[Stored entries]
....

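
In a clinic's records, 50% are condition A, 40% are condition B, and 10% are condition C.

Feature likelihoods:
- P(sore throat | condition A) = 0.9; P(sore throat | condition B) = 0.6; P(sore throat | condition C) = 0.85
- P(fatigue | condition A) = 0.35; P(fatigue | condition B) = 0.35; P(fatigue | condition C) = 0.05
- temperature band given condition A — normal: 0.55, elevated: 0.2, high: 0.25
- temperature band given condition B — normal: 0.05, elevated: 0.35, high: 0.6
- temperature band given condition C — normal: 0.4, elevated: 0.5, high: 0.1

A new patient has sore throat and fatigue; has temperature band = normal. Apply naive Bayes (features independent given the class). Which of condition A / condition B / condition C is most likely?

condition A: 0.5 × 0.9 × 0.35 × 0.55 = 0.086625
condition B: 0.4 × 0.6 × 0.35 × 0.05 = 0.0042
condition C: 0.1 × 0.85 × 0.05 × 0.4 = 0.0017
Highest score → condition A.

condition A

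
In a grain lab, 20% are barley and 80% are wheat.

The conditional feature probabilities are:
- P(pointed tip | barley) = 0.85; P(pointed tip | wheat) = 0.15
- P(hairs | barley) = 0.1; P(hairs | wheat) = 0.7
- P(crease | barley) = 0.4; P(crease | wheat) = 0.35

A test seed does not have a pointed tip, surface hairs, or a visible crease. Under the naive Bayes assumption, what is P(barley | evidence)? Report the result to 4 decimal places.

0.1089

barley: 0.2 × (1−0.85) × (1−0.1) × (1−0.4) = 0.0162
wheat: 0.8 × (1−0.15) × (1−0.7) × (1−0.35) = 0.1326
P(barley | x) = 0.0162 / 0.1488 ≈ 0.1089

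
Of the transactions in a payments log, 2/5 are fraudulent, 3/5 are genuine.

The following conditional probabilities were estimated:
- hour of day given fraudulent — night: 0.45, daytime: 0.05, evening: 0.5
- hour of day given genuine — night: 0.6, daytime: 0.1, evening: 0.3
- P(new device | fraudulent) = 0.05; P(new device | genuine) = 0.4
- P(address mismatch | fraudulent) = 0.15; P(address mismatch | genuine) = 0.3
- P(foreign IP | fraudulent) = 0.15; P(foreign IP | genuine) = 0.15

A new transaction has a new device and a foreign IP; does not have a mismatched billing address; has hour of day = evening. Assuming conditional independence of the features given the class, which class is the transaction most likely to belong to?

genuine

fraudulent: 0.4 × 0.5 × 0.05 × (1−0.15) × 0.15 = 0.001275
genuine: 0.6 × 0.3 × 0.4 × (1−0.3) × 0.15 = 0.00756
Highest score → genuine.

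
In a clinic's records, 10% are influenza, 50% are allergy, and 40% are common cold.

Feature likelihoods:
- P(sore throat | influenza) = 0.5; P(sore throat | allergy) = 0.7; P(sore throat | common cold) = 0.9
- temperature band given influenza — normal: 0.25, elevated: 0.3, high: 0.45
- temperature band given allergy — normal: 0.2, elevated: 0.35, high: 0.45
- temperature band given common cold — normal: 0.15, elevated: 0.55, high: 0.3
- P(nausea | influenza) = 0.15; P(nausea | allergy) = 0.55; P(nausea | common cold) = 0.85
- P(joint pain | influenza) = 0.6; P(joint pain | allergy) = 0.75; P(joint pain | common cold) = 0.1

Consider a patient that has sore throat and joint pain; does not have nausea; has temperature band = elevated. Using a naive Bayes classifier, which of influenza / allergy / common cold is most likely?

allergy

influenza: 0.1 × 0.5 × 0.3 × (1−0.15) × 0.6 = 0.00765
allergy: 0.5 × 0.7 × 0.35 × (1−0.55) × 0.75 = 0.04134375
common cold: 0.4 × 0.9 × 0.55 × (1−0.85) × 0.1 = 0.00297
Highest score → allergy.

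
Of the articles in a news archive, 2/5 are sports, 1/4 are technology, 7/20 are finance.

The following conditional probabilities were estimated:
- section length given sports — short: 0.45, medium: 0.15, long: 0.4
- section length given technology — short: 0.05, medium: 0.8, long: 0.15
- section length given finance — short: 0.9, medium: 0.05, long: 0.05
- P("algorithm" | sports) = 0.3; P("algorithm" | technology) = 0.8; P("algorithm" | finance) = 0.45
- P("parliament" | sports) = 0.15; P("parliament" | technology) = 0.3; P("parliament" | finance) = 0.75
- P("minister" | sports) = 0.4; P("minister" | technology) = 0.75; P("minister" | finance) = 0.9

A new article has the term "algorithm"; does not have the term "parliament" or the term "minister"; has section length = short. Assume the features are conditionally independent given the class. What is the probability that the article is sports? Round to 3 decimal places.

0.839

sports: 0.4 × 0.45 × 0.3 × (1−0.15) × (1−0.4) = 0.02754
technology: 0.25 × 0.05 × 0.8 × (1−0.3) × (1−0.75) = 0.00175
finance: 0.35 × 0.9 × 0.45 × (1−0.75) × (1−0.9) = 0.00354375
P(sports | x) = 0.02754 / 0.03283375 ≈ 0.839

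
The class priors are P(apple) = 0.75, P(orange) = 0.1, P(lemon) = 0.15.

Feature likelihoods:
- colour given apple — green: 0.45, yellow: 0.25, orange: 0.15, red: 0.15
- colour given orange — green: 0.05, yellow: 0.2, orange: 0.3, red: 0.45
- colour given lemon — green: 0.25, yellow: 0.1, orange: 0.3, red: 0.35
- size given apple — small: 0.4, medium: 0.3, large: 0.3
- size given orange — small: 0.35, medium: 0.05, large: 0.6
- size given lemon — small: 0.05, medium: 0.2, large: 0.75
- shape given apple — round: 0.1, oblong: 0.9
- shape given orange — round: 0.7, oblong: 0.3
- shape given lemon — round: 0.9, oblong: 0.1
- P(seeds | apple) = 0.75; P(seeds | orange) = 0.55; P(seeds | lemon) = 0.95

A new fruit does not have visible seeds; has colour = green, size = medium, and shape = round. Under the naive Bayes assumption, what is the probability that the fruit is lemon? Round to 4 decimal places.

apple: 0.75 × 0.45 × 0.3 × 0.1 × (1−0.75) = 0.00253125
orange: 0.1 × 0.05 × 0.05 × 0.7 × (1−0.55) = 0.00007875
lemon: 0.15 × 0.25 × 0.2 × 0.9 × (1−0.95) = 0.0003375
P(lemon | x) = 0.0003375 / 0.0029475 ≈ 0.1145

0.1145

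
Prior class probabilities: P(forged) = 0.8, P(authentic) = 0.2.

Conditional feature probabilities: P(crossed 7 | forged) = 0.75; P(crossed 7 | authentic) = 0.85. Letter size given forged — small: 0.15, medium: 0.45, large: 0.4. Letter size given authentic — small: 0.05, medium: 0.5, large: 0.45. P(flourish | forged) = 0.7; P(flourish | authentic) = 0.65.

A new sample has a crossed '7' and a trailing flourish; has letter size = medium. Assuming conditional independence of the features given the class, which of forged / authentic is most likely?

forged

forged: 0.8 × 0.75 × 0.45 × 0.7 = 0.189
authentic: 0.2 × 0.85 × 0.5 × 0.65 = 0.05525
Highest score → forged.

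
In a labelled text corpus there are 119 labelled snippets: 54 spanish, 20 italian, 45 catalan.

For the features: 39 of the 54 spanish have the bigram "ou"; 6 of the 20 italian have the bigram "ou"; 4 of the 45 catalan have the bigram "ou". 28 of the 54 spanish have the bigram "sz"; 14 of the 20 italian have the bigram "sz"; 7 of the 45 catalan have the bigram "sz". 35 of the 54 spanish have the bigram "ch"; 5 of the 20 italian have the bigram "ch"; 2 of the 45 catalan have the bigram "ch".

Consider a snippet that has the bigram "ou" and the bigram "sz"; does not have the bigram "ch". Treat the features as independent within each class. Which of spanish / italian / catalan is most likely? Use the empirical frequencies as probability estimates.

spanish: (54/119) × (39/54) × (28/54) × (19/54) ≈ 0.0597918
italian: (20/119) × (6/20) × (14/20) × (15/20) ≈ 0.0264706
catalan: (45/119) × (4/45) × (7/45) × (43/45) ≈ 0.00499637
Highest score → spanish.

spanish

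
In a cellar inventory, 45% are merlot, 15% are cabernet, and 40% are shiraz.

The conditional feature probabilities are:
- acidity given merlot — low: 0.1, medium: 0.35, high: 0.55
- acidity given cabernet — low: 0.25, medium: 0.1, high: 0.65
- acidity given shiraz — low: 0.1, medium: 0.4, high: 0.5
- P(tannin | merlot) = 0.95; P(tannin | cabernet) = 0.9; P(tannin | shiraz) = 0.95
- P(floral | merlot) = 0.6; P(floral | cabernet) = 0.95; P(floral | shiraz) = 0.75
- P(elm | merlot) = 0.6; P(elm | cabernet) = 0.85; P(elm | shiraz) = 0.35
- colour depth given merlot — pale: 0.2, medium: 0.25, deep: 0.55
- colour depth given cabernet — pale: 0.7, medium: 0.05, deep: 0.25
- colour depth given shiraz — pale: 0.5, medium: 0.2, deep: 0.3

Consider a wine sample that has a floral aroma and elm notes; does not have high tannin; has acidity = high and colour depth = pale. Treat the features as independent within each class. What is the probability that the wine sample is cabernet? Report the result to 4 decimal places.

0.7144

merlot: 0.45 × 0.55 × (1−0.95) × 0.6 × 0.6 × 0.2 = 0.000891
cabernet: 0.15 × 0.65 × (1−0.9) × 0.95 × 0.85 × 0.7 = 0.0055111875
shiraz: 0.4 × 0.5 × (1−0.95) × 0.75 × 0.35 × 0.5 = 0.0013125
P(cabernet | x) = 0.0055111875 / 0.0077146875 ≈ 0.7144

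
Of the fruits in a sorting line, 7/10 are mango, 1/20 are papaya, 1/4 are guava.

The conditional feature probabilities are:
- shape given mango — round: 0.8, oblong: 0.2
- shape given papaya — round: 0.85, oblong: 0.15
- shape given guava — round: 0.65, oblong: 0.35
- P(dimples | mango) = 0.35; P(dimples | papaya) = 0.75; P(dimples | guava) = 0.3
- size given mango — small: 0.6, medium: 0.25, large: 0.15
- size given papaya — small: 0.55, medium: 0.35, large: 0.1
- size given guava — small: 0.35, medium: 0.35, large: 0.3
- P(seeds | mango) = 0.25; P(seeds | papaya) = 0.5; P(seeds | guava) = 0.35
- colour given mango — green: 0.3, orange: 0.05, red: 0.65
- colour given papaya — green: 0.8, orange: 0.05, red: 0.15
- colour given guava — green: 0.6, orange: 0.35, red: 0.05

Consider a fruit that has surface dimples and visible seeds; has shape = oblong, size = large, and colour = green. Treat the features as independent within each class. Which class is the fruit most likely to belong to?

mango: 0.7 × 0.2 × 0.35 × 0.15 × 0.25 × 0.3 = 0.00055125
papaya: 0.05 × 0.15 × 0.75 × 0.1 × 0.5 × 0.8 = 0.000225
guava: 0.25 × 0.35 × 0.3 × 0.3 × 0.35 × 0.6 = 0.00165375
Highest score → guava.

guava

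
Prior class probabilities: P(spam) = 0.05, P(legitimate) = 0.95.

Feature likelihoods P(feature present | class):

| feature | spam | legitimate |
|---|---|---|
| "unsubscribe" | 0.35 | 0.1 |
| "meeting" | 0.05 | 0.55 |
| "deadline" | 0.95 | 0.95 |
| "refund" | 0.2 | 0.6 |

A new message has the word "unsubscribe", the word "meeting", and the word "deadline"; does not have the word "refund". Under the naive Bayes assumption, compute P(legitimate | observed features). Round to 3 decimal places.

spam: 0.05 × 0.35 × 0.05 × 0.95 × (1−0.2) = 0.000665
legitimate: 0.95 × 0.1 × 0.55 × 0.95 × (1−0.6) = 0.019855
P(legitimate | x) = 0.019855 / 0.02052 ≈ 0.968

0.968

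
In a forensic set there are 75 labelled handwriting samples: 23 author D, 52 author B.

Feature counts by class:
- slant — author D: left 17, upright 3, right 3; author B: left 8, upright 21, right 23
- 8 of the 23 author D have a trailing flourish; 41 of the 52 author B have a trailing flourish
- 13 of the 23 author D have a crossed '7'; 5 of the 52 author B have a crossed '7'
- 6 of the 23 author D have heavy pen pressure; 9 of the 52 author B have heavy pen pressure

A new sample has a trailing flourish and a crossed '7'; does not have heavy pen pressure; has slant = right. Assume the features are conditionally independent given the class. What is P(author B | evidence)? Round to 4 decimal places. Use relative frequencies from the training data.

author D: (23/75) × (3/23) × (8/23) × (13/23) × (17/23) ≈ 0.00581244
author B: (52/75) × (23/52) × (41/52) × (5/52) × (43/52) ≈ 0.0192256
P(author B | x) = 0.0192256 / 0.02503804 ≈ 0.7679

0.7679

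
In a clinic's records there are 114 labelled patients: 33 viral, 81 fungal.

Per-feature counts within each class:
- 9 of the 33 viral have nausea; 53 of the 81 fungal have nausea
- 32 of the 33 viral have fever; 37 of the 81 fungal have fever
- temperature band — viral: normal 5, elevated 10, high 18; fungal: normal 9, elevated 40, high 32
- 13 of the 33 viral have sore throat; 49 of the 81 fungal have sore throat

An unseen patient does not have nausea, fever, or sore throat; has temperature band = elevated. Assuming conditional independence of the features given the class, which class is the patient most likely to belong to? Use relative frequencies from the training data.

viral: (33/114) × (24/33) × (1/33) × (10/33) × (20/33) ≈ 0.00117164
fungal: (81/114) × (28/81) × (44/81) × (40/81) × (32/81) ≈ 0.0260292
Highest score → fungal.

fungal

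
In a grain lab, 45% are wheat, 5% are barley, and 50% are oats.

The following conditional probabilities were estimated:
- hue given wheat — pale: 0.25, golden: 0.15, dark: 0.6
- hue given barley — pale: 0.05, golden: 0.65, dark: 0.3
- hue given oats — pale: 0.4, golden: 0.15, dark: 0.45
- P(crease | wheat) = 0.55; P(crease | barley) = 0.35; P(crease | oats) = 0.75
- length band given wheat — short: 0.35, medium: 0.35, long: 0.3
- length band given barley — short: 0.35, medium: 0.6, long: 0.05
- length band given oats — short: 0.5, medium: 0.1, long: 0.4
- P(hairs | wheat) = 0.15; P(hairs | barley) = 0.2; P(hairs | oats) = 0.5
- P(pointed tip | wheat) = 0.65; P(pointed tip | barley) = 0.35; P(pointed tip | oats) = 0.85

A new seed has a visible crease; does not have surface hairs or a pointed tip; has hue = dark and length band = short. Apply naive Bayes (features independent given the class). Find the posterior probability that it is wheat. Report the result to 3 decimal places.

wheat: 0.45 × 0.6 × 0.55 × 0.35 × (1−0.15) × (1−0.65) = 0.0154625625
barley: 0.05 × 0.3 × 0.35 × 0.35 × (1−0.2) × (1−0.35) = 0.0009555
oats: 0.5 × 0.45 × 0.75 × 0.5 × (1−0.5) × (1−0.85) = 0.006328125
P(wheat | x) = 0.0154625625 / 0.0227461875 ≈ 0.680

0.680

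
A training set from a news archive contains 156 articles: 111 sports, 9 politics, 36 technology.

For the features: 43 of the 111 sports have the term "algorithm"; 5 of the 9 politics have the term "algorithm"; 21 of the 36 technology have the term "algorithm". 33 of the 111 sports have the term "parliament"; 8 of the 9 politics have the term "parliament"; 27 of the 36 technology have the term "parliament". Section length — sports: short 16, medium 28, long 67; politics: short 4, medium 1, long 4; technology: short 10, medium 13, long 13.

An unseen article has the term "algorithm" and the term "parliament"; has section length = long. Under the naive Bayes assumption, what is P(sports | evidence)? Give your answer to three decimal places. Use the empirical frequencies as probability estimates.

sports: (111/156) × (43/111) × (33/111) × (67/111) ≈ 0.0494637
politics: (9/156) × (5/9) × (8/9) × (4/9) ≈ 0.0126622
technology: (36/156) × (21/36) × (27/36) × (13/36) ≈ 0.0364583
P(sports | x) = 0.0494637 / 0.0985842 ≈ 0.502

0.502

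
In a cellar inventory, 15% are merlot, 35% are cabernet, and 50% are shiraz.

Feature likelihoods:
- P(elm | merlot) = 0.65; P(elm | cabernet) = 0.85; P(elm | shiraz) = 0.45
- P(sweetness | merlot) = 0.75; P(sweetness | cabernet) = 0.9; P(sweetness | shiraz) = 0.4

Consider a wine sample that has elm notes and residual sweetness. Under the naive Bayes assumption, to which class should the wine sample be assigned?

cabernet

merlot: 0.15 × 0.65 × 0.75 = 0.073125
cabernet: 0.35 × 0.85 × 0.9 = 0.26775
shiraz: 0.5 × 0.45 × 0.4 = 0.09
Highest score → cabernet.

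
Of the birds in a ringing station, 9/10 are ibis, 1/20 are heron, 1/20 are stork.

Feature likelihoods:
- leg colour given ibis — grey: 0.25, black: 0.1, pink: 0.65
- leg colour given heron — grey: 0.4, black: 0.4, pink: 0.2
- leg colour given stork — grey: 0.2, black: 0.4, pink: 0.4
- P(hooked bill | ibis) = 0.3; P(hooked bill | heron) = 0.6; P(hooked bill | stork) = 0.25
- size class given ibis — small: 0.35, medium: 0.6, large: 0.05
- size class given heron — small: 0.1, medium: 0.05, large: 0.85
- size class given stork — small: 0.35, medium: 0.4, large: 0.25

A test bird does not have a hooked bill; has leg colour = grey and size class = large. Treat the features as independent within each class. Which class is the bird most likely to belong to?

ibis: 0.9 × 0.25 × (1−0.3) × 0.05 = 0.007875
heron: 0.05 × 0.4 × (1−0.6) × 0.85 = 0.0068
stork: 0.05 × 0.2 × (1−0.25) × 0.25 = 0.001875
Highest score → ibis.

ibis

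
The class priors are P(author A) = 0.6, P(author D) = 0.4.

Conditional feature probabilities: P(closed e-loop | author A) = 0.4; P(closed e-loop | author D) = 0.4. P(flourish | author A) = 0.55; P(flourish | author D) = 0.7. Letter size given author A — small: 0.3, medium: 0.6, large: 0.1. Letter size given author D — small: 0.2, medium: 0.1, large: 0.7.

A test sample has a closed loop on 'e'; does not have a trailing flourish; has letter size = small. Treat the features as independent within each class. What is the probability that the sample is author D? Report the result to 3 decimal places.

0.229

author A: 0.6 × 0.4 × (1−0.55) × 0.3 = 0.0324
author D: 0.4 × 0.4 × (1−0.7) × 0.2 = 0.0096
P(author D | x) = 0.0096 / 0.042 ≈ 0.229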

....

**PROBLEM DESCRIPTION**
Extract exactly and only the lines above from the line containing "- acidity given cabernet" through the line containing "- colour depth given shiraz", both end lines included.

**ANSWER BOX**
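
- acidity given cabernet — low: 0.25, medium: 0.1, high: 0.65
- acidity given shiraz — low: 0.1, medium: 0.4, high: 0.5
- P(tannin | merlot) = 0.95; P(tannin | cabernet) = 0.9; P(tannin | shiraz) = 0.95
- P(floral | merlot) = 0.6; P(floral | cabernet) = 0.95; P(floral | shiraz) = 0.75
- P(elm | merlot) = 0.6; P(elm | cabernet) = 0.85; P(elm | shiraz) = 0.35
- colour depth given merlot — pale: 0.2, medium: 0.25, deep: 0.55
- colour depth given cabernet — pale: 0.7, medium: 0.05, deep: 0.25
- colour depth given shiraz — pale: 0.5, medium: 0.2, deep: 0.3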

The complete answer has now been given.